**TASK REQUIREMENTS:**
Beginning with the first line, please return the entries exactly through the line that contains "4. P(-2.9697,172.1320): lat=-2.9697°, lon=172.1320°", and leave out all later lines.

[[ AVAILABLE RECORDS open ]]

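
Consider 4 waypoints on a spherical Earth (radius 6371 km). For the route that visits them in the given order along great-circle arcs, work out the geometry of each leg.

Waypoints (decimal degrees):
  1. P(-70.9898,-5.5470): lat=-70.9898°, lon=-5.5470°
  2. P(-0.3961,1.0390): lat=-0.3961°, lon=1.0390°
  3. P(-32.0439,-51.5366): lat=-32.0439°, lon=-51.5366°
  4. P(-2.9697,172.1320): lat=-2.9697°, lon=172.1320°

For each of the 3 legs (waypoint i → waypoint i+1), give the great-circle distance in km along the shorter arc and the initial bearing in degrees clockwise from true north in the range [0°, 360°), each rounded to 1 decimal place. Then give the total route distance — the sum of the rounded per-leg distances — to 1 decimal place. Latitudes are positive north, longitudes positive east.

Leg 1: dist=7864.2 km, bearing=7.0°
Leg 2: dist=6532.7 km, bearing=231.9°
Leg 3: dist=13987.3 km, bearing=238.2°
Total: 28384.2 km

Leg 1: φ1=-1.2390057, φ2=-0.0069132, Δφ=1.2320925, Δλ=0.1149474 rad; a=sin²(Δφ/2)+cosφ1·cosφ2·sin²(Δλ/2)=0.3349423498; c=2·atan2(√a, √(1-a))=1.234370606; dist=6371·c=7864.175 ≈ 7864.2 km; running total=7864.2 km
Leg 1 bearing: y=sinΔλ·cosφ2=0.11469168, x=cosφ1·sinφ2-sinφ1·cosφ2·cosΔλ=0.93694701; θ=atan2(y, x)=6.9789° ≈ 7.0°
Leg 2: φ1=-0.0069132, φ2=-0.5592716, Δφ=-0.5523583, Δλ=-0.9176173 rad; a=sin²(Δφ/2)+cosφ1·cosφ2·sin²(Δλ/2)=0.2406102505; c=2·atan2(√a, √(1-a))=1.025373635; dist=6371·c=6532.655 ≈ 6532.7 km; running total=14396.9 km
Leg 2 bearing: y=sinΔλ·cosφ2=-0.67315975, x=cosφ1·sinφ2-sinφ1·cosφ2·cosΔλ=-0.52699505; θ=atan2(y, x)=-128.0562° <0 so +360° → 231.9438° ≈ 231.9°
Leg 3: φ1=-0.5592716, φ2=-0.0518310, Δφ=0.5074405, Δλ=3.9037535 rad; a=sin²(Δφ/2)+cosφ1·cosφ2·sin²(Δλ/2)=0.7924135051; c=2·atan2(√a, √(1-a))=2.195463105; dist=6371·c=13987.295 ≈ 13987.3 km; running total=28384.2 km
Leg 3 bearing: y=sinΔλ·cosφ2=-0.68955882, x=cosφ1·sinφ2-sinφ1·cosφ2·cosΔλ=-0.42718380; θ=atan2(y, x)=-121.7783° <0 so +360° → 238.2217° ≈ 238.2°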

[[ AVAILABLE RECORDS closed ]]

**ANSWER SECTION:**
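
Consider 4 waypoints on a spherical Earth (radius 6371 km). For the route that visits them in the given order along great-circle arcs, work out the geometry of each leg.

Waypoints (decimal degrees):
  1. P(-70.9898,-5.5470): lat=-70.9898°, lon=-5.5470°
  2. P(-0.3961,1.0390): lat=-0.3961°, lon=1.0390°
  3. P(-32.0439,-51.5366): lat=-32.0439°, lon=-51.5366°
  4. P(-2.9697,172.1320): lat=-2.9697°, lon=172.1320°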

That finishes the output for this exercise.